* BRIEF
Pull every line holding the word "list" from the data below and copy it.
[DATA IN THIS EXERCISE — start]
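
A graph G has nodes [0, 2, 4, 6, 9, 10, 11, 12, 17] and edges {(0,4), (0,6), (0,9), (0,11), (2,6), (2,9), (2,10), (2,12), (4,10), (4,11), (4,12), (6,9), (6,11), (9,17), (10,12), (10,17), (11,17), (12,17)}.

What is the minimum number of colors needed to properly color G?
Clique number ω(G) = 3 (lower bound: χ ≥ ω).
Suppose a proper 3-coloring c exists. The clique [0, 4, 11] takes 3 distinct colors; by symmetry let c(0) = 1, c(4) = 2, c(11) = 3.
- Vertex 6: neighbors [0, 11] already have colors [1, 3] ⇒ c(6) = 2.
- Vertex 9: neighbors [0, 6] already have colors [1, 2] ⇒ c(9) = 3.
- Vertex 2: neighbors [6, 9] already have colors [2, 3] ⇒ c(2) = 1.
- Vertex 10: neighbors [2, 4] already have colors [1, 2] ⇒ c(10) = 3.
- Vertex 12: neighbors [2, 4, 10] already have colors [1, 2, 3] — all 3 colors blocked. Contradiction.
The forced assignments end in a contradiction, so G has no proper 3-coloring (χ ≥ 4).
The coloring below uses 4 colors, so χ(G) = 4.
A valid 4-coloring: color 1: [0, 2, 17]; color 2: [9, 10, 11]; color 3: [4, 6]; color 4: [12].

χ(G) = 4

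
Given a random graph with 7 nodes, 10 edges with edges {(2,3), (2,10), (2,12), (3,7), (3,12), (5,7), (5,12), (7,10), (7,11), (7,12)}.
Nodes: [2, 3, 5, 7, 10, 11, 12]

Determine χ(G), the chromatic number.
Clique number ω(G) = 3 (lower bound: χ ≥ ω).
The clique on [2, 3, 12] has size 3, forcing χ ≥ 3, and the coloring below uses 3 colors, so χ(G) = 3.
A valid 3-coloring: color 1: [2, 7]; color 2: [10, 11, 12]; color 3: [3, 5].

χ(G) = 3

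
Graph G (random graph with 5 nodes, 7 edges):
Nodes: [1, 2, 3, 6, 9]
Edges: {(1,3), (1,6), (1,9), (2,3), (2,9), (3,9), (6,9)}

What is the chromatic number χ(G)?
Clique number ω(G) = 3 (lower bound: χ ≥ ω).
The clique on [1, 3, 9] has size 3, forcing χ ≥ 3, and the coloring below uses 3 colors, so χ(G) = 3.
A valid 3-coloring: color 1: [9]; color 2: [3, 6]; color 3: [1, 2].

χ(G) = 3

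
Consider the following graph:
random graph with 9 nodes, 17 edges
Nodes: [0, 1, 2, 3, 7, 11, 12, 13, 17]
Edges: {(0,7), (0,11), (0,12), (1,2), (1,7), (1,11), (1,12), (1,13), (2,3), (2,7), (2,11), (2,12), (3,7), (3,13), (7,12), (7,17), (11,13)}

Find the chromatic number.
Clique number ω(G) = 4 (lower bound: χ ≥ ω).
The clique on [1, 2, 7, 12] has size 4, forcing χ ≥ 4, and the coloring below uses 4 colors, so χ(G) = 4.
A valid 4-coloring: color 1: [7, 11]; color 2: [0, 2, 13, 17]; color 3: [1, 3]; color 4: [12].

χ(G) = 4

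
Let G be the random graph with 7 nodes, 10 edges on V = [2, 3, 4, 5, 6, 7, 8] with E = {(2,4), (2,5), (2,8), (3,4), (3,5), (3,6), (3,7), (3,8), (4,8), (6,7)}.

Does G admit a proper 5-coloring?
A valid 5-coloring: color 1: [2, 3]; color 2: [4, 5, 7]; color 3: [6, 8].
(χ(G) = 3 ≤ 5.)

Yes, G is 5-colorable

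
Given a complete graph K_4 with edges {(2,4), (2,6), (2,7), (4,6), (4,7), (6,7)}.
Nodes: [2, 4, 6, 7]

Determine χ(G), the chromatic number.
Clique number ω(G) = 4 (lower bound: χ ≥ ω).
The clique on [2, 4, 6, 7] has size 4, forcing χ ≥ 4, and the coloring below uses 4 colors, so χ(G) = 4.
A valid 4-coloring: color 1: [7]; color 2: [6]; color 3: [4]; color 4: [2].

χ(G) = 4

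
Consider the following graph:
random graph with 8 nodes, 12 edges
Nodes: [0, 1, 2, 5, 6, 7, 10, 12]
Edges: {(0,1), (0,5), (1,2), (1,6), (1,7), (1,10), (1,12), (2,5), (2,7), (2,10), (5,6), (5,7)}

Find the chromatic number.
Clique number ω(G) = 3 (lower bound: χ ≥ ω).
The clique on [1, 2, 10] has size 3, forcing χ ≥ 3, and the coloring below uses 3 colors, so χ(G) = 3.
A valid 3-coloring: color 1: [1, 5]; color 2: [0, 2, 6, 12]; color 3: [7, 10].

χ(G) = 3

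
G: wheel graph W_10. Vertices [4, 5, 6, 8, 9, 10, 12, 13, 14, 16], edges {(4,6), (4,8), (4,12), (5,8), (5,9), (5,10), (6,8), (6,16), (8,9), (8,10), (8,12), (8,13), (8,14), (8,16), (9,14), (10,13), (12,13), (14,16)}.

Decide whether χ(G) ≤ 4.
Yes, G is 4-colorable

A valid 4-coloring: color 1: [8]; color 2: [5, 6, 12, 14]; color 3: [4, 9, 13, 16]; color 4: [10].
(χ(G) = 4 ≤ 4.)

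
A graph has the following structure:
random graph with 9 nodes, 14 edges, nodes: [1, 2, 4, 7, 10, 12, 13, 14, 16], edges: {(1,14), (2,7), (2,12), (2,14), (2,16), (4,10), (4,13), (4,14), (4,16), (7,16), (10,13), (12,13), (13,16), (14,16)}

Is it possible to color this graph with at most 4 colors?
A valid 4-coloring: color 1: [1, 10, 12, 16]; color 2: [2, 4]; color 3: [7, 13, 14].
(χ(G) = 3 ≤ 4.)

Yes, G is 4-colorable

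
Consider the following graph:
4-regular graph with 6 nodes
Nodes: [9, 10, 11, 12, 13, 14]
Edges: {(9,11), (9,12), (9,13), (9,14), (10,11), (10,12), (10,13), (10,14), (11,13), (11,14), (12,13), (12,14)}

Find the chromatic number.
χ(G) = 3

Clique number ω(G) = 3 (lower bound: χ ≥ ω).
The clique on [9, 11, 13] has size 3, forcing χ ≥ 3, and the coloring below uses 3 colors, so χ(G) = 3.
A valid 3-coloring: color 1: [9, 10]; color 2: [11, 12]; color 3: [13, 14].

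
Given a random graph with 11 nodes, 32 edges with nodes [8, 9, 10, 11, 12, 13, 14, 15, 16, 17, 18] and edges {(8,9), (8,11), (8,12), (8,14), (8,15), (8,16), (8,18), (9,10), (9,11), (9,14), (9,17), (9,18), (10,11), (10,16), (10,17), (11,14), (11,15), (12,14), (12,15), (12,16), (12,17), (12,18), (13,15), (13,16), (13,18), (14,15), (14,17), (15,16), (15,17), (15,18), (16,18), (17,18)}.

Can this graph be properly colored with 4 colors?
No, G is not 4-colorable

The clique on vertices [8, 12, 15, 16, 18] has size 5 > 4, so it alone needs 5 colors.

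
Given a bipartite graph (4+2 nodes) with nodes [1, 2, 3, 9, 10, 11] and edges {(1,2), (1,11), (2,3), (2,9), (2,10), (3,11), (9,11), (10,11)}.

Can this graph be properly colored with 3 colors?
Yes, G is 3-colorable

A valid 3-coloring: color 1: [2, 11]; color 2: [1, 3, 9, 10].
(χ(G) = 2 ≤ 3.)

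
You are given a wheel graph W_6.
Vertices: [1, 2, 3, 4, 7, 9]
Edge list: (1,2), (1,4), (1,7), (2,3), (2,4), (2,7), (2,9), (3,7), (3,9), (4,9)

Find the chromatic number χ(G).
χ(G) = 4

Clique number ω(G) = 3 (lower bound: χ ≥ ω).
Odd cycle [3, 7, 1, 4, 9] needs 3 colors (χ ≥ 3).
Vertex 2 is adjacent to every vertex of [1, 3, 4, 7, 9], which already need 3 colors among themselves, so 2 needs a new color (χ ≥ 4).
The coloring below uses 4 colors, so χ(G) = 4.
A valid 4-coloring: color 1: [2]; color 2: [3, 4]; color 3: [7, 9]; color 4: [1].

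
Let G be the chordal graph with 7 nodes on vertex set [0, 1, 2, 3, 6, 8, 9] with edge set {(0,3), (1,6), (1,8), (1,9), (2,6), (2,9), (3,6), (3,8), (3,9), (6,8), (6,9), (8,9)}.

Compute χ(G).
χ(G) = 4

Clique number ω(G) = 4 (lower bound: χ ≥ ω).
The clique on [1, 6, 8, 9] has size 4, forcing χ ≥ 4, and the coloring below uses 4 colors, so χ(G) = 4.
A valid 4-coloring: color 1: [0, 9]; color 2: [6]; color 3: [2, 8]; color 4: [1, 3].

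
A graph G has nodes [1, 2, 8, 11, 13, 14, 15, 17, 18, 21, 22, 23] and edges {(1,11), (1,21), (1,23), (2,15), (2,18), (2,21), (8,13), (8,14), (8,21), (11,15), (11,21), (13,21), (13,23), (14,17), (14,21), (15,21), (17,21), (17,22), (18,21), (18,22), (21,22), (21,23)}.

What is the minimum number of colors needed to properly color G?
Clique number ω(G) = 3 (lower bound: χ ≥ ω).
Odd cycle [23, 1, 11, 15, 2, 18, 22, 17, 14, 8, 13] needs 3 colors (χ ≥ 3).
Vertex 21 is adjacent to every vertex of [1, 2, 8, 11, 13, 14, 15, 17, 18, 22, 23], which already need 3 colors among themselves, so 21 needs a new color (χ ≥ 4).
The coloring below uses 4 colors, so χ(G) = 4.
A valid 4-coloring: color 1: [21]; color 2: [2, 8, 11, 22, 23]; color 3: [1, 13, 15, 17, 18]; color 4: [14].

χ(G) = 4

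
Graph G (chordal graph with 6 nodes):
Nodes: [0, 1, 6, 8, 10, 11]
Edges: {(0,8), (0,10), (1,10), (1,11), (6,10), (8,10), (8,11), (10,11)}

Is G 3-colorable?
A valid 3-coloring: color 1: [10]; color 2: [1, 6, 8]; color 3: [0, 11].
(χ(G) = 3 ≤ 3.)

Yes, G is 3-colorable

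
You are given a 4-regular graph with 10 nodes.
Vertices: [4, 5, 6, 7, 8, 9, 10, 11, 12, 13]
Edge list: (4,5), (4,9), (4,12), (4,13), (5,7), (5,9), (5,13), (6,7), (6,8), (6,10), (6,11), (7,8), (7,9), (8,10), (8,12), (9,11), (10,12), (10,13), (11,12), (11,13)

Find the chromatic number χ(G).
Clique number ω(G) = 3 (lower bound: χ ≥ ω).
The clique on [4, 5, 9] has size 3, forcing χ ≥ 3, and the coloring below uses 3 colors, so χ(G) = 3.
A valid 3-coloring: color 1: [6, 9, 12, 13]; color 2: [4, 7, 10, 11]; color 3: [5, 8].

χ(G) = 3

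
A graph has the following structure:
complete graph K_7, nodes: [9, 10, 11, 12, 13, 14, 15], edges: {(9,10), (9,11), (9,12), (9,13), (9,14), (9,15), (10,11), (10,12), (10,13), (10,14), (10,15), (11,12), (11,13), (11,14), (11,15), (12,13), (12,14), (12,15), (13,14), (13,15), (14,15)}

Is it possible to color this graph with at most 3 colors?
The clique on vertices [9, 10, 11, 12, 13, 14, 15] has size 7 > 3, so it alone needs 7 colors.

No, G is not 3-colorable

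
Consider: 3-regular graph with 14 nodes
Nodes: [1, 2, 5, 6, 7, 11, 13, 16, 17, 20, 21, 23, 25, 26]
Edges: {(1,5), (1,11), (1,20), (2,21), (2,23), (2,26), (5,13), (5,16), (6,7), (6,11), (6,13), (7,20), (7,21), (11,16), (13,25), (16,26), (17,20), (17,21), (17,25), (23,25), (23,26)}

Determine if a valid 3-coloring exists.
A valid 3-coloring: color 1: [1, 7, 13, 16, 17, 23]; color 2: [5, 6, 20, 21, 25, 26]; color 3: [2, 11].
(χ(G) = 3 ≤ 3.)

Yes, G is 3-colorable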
[DATA IN THIS EXERCISE — finish]
[DATA IN THIS EXERCISE — start]
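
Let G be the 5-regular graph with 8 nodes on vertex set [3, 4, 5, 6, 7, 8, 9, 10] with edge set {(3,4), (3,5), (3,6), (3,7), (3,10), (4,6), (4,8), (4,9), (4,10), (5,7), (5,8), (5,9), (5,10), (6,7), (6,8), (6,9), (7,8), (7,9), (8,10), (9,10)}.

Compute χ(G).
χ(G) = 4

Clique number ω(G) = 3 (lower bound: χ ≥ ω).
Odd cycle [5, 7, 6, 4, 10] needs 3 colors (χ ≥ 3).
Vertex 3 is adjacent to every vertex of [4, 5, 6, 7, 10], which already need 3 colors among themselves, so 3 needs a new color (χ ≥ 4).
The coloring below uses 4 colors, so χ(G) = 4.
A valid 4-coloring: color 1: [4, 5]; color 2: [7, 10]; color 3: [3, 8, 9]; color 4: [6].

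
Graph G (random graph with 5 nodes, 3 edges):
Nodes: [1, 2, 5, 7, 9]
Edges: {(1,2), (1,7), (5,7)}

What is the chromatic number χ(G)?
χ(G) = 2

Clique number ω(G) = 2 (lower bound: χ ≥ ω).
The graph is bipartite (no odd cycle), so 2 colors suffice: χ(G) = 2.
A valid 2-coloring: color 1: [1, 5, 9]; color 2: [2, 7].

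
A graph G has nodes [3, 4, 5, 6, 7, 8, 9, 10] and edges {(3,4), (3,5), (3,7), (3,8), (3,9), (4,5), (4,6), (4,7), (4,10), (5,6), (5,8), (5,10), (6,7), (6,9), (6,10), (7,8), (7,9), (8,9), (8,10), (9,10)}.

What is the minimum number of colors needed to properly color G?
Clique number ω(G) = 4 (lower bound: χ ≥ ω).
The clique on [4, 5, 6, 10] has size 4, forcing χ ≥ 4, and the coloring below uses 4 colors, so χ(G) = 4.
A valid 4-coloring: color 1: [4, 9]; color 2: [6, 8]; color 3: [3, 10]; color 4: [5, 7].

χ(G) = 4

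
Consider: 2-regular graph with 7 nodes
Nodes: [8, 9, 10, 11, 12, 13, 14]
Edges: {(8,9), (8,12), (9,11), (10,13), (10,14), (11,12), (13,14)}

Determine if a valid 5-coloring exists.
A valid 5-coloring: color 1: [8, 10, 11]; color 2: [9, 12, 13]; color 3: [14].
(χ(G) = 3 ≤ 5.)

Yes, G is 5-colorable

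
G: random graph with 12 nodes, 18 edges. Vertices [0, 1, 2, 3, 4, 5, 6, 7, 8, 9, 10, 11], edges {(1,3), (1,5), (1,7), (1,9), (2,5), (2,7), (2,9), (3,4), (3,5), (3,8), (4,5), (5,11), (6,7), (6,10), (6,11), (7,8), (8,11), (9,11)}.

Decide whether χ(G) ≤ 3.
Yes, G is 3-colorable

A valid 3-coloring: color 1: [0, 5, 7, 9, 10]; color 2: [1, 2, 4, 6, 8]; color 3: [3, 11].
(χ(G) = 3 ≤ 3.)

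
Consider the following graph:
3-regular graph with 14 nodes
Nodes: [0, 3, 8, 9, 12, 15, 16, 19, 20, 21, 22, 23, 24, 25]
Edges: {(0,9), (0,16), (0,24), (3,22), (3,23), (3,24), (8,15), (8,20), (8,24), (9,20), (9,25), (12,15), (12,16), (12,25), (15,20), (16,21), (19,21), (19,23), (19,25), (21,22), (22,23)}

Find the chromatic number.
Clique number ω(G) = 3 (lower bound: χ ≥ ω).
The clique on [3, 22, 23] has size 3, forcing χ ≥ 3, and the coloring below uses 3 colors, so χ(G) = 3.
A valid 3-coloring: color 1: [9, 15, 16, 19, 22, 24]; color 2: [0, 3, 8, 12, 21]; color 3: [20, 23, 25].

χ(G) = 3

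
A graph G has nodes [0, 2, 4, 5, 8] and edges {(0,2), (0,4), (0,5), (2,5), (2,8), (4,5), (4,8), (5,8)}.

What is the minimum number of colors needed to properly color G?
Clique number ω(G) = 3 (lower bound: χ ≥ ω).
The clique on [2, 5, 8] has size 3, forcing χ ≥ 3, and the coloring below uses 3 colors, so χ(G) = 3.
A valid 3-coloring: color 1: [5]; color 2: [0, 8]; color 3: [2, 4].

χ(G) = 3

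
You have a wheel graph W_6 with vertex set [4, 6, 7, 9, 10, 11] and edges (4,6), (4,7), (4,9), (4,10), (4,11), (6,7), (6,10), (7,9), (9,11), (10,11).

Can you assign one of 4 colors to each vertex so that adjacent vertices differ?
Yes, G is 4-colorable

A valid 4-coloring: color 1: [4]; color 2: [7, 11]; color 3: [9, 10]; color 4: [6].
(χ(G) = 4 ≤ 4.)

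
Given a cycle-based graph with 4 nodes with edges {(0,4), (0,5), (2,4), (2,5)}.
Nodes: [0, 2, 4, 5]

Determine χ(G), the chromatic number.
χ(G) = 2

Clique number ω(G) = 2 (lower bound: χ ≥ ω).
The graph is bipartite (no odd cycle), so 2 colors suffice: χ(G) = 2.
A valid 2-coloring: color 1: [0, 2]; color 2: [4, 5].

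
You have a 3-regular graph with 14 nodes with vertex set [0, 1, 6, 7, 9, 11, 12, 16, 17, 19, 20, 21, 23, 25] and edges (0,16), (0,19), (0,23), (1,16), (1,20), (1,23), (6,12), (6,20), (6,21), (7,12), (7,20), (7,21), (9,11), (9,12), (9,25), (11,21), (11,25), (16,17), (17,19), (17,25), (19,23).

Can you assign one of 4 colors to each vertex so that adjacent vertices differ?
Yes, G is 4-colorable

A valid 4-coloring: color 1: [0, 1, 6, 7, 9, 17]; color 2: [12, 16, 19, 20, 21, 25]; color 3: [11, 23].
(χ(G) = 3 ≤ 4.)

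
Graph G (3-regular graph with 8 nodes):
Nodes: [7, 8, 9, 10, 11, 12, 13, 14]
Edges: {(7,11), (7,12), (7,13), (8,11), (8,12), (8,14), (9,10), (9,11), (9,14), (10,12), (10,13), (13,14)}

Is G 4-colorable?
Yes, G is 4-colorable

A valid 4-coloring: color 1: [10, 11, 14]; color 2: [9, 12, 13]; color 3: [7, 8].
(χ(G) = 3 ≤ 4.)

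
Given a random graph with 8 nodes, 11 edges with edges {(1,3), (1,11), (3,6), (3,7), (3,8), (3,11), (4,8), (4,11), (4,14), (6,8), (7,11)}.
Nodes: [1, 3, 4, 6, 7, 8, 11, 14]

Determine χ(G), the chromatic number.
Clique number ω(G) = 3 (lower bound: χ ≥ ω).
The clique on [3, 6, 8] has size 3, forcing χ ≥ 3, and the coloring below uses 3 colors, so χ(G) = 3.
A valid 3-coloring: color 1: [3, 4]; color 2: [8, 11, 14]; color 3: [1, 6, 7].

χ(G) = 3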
[DATA IN THIS EXERCISE — finish]
* TASK RESPONSE
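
Edge list: (1,2), (1,4), (1,7), (2,3), (2,4), (2,7), (2,9), (3,7), (3,9), (4,9)
Edge list: (4,5), (4,9), (4,12), (4,13), (5,7), (5,9), (5,13), (6,7), (6,8), (6,10), (6,11), (7,8), (7,9), (8,10), (8,12), (9,11), (10,12), (10,13), (11,12), (11,13)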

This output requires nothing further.